::: THE INPUT :::

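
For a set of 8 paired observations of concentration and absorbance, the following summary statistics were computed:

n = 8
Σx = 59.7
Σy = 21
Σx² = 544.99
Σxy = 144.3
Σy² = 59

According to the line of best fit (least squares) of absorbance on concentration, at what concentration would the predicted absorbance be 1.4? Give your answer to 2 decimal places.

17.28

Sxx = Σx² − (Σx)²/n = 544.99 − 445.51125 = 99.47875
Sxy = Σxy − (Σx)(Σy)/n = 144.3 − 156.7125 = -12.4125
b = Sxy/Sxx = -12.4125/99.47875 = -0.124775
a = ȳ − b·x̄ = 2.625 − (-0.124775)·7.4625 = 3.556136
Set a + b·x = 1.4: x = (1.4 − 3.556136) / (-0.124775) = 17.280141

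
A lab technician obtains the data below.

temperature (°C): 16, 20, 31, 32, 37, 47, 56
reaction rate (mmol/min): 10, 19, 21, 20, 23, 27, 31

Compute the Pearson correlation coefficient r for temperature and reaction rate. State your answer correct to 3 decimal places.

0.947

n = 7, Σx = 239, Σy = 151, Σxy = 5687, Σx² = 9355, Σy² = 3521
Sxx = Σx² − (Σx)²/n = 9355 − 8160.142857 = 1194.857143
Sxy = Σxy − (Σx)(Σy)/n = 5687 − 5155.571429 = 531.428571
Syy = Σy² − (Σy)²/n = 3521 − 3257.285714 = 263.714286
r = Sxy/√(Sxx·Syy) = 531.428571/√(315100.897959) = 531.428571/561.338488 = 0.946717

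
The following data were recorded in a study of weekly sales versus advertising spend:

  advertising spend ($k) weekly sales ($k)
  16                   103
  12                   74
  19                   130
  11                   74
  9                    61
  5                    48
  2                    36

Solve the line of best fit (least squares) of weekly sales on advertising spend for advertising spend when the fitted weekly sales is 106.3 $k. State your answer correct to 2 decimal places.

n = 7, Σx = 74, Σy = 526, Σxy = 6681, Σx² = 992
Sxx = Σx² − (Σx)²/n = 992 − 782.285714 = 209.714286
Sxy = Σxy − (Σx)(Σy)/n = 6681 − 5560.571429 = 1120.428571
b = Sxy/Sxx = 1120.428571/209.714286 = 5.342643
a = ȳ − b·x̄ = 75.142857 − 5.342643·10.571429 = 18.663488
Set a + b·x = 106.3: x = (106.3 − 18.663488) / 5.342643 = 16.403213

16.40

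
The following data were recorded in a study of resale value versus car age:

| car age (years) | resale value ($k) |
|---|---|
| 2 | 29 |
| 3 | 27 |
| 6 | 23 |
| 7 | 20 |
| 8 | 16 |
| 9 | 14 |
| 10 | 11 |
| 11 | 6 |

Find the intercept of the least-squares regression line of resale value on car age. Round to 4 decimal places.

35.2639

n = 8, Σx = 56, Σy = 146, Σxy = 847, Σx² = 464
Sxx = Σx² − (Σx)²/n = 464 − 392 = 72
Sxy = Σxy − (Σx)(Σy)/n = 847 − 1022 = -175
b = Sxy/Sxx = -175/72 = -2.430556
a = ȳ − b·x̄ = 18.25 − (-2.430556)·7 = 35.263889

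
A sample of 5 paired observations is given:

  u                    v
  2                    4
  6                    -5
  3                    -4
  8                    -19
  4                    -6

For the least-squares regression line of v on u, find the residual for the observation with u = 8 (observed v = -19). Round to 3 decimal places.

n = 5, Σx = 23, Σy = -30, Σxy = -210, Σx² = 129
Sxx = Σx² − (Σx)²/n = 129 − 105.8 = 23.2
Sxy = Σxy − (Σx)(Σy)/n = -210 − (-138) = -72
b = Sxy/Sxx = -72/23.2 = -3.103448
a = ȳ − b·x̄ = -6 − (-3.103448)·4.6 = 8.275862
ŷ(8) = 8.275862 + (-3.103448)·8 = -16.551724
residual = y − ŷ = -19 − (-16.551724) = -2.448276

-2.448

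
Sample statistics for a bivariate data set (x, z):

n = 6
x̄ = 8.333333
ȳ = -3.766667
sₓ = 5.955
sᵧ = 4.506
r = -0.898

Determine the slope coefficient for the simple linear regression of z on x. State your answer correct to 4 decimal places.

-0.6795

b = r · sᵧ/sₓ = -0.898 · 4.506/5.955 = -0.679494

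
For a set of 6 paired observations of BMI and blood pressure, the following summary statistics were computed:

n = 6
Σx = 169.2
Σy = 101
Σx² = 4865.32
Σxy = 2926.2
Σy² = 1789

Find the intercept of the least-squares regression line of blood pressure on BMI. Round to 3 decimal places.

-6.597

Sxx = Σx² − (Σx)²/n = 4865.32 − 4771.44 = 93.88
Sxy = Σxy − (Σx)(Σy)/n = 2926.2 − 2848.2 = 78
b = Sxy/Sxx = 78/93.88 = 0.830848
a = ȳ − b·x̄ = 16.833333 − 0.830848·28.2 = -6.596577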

:::
::: THE INPUT :::

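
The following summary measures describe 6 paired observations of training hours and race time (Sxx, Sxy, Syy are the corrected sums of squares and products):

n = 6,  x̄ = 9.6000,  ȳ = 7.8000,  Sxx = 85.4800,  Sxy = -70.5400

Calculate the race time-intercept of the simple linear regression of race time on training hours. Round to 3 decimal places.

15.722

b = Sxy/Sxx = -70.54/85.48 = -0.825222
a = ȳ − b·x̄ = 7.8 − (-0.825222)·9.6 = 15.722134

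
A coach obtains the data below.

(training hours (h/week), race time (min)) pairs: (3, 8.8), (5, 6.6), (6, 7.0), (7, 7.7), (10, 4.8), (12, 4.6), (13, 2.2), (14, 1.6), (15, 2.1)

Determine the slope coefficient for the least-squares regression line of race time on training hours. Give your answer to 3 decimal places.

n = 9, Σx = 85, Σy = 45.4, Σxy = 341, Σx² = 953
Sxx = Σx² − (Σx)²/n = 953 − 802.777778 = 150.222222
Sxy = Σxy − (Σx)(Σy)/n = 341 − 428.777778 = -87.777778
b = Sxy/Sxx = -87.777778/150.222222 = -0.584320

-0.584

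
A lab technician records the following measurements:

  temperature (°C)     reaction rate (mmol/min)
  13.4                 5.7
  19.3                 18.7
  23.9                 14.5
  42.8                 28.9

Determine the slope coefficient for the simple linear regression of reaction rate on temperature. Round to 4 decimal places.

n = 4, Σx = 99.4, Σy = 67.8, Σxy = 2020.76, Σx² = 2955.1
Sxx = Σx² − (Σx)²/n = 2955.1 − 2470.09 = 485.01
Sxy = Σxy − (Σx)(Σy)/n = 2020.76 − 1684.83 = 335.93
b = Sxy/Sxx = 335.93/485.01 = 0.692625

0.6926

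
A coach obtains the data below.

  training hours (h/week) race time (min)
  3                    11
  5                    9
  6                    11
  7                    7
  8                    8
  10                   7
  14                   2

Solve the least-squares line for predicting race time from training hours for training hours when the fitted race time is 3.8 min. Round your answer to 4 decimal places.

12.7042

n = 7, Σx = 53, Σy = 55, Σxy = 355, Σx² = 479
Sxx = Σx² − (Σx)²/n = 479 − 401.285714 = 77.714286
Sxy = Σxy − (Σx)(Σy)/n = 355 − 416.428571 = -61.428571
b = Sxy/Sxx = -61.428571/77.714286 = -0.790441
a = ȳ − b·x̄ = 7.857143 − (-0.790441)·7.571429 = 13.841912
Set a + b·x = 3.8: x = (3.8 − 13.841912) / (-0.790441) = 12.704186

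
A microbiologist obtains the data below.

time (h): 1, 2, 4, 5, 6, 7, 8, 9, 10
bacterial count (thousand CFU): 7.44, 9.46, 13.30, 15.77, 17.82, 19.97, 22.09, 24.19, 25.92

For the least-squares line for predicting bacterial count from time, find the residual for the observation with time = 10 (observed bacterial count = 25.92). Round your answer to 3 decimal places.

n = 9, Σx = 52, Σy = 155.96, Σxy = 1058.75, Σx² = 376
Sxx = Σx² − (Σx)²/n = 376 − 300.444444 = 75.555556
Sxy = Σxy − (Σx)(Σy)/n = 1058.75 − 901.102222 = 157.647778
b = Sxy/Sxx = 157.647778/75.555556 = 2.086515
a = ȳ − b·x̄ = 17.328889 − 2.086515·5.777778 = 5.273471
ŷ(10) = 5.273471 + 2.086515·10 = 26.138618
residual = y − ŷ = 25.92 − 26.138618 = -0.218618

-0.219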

:::
::: THE INPUT :::

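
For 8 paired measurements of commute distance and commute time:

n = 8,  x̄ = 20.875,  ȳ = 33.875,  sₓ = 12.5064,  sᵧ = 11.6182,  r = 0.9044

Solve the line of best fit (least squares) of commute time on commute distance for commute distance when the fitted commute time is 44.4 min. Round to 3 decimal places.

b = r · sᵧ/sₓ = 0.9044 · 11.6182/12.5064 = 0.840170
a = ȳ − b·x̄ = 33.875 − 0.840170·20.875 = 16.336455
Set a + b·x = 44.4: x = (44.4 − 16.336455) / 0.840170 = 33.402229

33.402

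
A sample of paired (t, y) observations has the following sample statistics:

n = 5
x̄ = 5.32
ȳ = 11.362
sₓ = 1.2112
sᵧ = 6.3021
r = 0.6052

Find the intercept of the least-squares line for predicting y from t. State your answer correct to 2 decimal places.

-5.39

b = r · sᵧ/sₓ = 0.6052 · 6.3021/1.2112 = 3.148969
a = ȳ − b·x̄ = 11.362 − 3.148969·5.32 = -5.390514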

:::

PROBLEM TO SOLVE:
Which lines run from the one holding "For a set of 8" through the one holding "reaction rate (mmol/min): 10, 19, 21, 20, 23, 27, 31" in the records above? Repeat them exactly, both included, and nothing more.

SOLUTION FOR THIS TASK:
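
For a set of 8 paired observations of concentration and absorbance, the following summary statistics were computed:

n = 8
Σx = 59.7
Σy = 21
Σx² = 544.99
Σxy = 144.3
Σy² = 59

According to the line of best fit (least squares) of absorbance on concentration, at what concentration would the predicted absorbance be 1.4? Give your answer to 2 decimal places.

17.28

Sxx = Σx² − (Σx)²/n = 544.99 − 445.51125 = 99.47875
Sxy = Σxy − (Σx)(Σy)/n = 144.3 − 156.7125 = -12.4125
b = Sxy/Sxx = -12.4125/99.47875 = -0.124775
a = ȳ − b·x̄ = 2.625 − (-0.124775)·7.4625 = 3.556136
Set a + b·x = 1.4: x = (1.4 − 3.556136) / (-0.124775) = 17.280141

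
A lab technician obtains the data below.

temperature (°C): 16, 20, 31, 32, 37, 47, 56
reaction rate (mmol/min): 10, 19, 21, 20, 23, 27, 31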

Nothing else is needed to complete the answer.